> Stored data entries
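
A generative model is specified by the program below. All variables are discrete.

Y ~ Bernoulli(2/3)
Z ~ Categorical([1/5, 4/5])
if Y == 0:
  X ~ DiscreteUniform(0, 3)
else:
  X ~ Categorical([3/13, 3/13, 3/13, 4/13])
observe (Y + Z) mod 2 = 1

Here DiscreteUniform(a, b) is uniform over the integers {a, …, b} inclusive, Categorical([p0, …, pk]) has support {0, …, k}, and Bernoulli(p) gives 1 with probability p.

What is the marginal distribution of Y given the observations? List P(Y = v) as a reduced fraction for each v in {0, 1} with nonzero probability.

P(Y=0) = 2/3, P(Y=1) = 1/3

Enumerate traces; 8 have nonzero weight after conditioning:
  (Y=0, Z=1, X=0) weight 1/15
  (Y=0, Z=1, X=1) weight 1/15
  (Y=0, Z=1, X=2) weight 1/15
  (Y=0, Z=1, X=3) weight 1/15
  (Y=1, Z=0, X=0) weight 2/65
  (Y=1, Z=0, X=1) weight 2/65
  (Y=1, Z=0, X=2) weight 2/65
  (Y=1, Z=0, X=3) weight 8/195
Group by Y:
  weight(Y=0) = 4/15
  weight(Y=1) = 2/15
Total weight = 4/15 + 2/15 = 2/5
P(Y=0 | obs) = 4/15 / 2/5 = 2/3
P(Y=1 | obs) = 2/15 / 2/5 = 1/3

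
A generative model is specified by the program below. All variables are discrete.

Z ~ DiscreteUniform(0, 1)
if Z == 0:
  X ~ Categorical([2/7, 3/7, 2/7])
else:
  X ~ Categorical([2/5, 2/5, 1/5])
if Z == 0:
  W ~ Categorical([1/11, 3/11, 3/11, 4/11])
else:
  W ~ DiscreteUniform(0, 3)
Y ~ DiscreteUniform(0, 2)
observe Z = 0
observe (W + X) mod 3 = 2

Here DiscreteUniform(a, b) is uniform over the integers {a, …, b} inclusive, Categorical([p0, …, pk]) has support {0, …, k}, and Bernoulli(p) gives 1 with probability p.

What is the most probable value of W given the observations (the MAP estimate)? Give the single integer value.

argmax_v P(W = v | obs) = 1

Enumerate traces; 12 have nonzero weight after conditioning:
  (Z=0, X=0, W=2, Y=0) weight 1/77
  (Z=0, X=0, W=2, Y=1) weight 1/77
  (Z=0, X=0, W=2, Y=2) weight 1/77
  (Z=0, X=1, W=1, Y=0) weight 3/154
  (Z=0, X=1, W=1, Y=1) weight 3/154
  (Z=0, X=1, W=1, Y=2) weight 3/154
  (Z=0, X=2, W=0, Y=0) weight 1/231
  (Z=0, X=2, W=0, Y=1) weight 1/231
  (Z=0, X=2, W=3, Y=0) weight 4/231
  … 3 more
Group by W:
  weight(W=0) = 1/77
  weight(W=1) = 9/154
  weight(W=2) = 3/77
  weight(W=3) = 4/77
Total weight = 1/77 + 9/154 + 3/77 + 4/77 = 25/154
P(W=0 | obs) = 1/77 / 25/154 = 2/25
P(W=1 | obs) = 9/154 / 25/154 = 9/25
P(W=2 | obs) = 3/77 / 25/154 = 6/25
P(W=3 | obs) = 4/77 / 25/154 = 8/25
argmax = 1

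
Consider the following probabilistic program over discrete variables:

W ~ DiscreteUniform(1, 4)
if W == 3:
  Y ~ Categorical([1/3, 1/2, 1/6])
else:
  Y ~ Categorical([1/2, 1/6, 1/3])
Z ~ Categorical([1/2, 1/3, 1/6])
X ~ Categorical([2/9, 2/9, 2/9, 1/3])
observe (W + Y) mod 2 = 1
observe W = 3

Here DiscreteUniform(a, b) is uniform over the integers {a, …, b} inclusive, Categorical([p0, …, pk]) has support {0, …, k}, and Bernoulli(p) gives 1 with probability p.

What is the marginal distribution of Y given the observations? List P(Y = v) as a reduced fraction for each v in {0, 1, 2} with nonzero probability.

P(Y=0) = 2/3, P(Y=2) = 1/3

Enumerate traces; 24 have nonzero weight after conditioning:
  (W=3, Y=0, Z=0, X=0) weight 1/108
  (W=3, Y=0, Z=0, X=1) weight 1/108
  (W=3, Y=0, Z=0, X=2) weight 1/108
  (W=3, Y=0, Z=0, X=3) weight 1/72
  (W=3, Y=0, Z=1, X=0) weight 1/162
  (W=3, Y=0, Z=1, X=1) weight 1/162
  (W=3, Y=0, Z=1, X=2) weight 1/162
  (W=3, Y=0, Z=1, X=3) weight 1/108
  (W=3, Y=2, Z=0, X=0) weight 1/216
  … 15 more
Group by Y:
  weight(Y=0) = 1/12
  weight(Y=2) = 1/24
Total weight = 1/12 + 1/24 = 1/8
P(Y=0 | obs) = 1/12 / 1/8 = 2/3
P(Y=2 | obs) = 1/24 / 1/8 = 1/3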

> Problem statement
Each entry must be printed again exactly as given.

> Answer to this problem
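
A generative model is specified by the program below. All variables are discrete.

Y ~ Bernoulli(2/3)
Z ~ Categorical([1/5, 4/5])
if Y == 0:
  X ~ DiscreteUniform(0, 3)
else:
  X ~ Categorical([3/13, 3/13, 3/13, 4/13])
observe (Y + Z) mod 2 = 1

Here DiscreteUniform(a, b) is uniform over the integers {a, …, b} inclusive, Categorical([p0, …, pk]) has support {0, …, k}, and Bernoulli(p) gives 1 with probability p.

What is the marginal distribution of Y given the observations? List P(Y = v) as a reduced fraction for each v in {0, 1} with nonzero probability.

P(Y=0) = 2/3, P(Y=1) = 1/3

Enumerate traces; 8 have nonzero weight after conditioning:
  (Y=0, Z=1, X=0) weight 1/15
  (Y=0, Z=1, X=1) weight 1/15
  (Y=0, Z=1, X=2) weight 1/15
  (Y=0, Z=1, X=3) weight 1/15
  (Y=1, Z=0, X=0) weight 2/65
  (Y=1, Z=0, X=1) weight 2/65
  (Y=1, Z=0, X=2) weight 2/65
  (Y=1, Z=0, X=3) weight 8/195
Group by Y:
  weight(Y=0) = 4/15
  weight(Y=1) = 2/15
Total weight = 4/15 + 2/15 = 2/5
P(Y=0 | obs) = 4/15 / 2/5 = 2/3
P(Y=1 | obs) = 2/15 / 2/5 = 1/3

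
A generative model is specified by the program below. All variables are discrete.

Z ~ DiscreteUniform(0, 1)
if Z == 0:
  X ~ Categorical([2/7, 3/7, 2/7])
else:
  X ~ Categorical([2/5, 2/5, 1/5])
if Z == 0:
  W ~ Categorical([1/11, 3/11, 3/11, 4/11])
else:
  W ~ DiscreteUniform(0, 3)
Y ~ DiscreteUniform(0, 2)
observe Z = 0
observe (W + X) mod 3 = 2

Here DiscreteUniform(a, b) is uniform over the integers {a, …, b} inclusive, Categorical([p0, …, pk]) has support {0, …, k}, and Bernoulli(p) gives 1 with probability p.

What is the most probable value of W given the observations (the MAP estimate)? Give the single integer value.

argmax_v P(W = v | obs) = 1

Enumerate traces; 12 have nonzero weight after conditioning:
  (Z=0, X=0, W=2, Y=0) weight 1/77
  (Z=0, X=0, W=2, Y=1) weight 1/77
  (Z=0, X=0, W=2, Y=2) weight 1/77
  (Z=0, X=1, W=1, Y=0) weight 3/154
  (Z=0, X=1, W=1, Y=1) weight 3/154
  (Z=0, X=1, W=1, Y=2) weight 3/154
  (Z=0, X=2, W=0, Y=0) weight 1/231
  (Z=0, X=2, W=0, Y=1) weight 1/231
  (Z=0, X=2, W=3, Y=0) weight 4/231
  … 3 more
Group by W:
  weight(W=0) = 1/77
  weight(W=1) = 9/154
  weight(W=2) = 3/77
  weight(W=3) = 4/77
Total weight = 1/77 + 9/154 + 3/77 + 4/77 = 25/154
P(W=0 | obs) = 1/77 / 25/154 = 2/25
P(W=1 | obs) = 9/154 / 25/154 = 9/25
P(W=2 | obs) = 3/77 / 25/154 = 6/25
P(W=3 | obs) = 4/77 / 25/154 = 8/25
argmax = 1

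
Consider the following probabilistic program over discrete variables:

W ~ DiscreteUniform(1, 4)
if W == 3:
  Y ~ Categorical([1/3, 1/2, 1/6])
else:
  Y ~ Categorical([1/2, 1/6, 1/3])
Z ~ Categorical([1/2, 1/3, 1/6])
X ~ Categorical([2/9, 2/9, 2/9, 1/3])
observe (W + Y) mod 2 = 1
observe W = 3

Here DiscreteUniform(a, b) is uniform over the integers {a, …, b} inclusive, Categorical([p0, …, pk]) has support {0, …, k}, and Bernoulli(p) gives 1 with probability p.

What is the marginal distribution of Y given the observations? List P(Y = v) as a reduced fraction for each v in {0, 1, 2} with nonzero probability.

P(Y=0) = 2/3, P(Y=2) = 1/3

Enumerate traces; 24 have nonzero weight after conditioning:
  (W=3, Y=0, Z=0, X=0) weight 1/108
  (W=3, Y=0, Z=0, X=1) weight 1/108
  (W=3, Y=0, Z=0, X=2) weight 1/108
  (W=3, Y=0, Z=0, X=3) weight 1/72
  (W=3, Y=0, Z=1, X=0) weight 1/162
  (W=3, Y=0, Z=1, X=1) weight 1/162
  (W=3, Y=0, Z=1, X=2) weight 1/162
  (W=3, Y=0, Z=1, X=3) weight 1/108
  (W=3, Y=2, Z=0, X=0) weight 1/216
  … 15 more
Group by Y:
  weight(Y=0) = 1/12
  weight(Y=2) = 1/24
Total weight = 1/12 + 1/24 = 1/8
P(Y=0 | obs) = 1/12 / 1/8 = 2/3
P(Y=2 | obs) = 1/24 / 1/8 = 1/3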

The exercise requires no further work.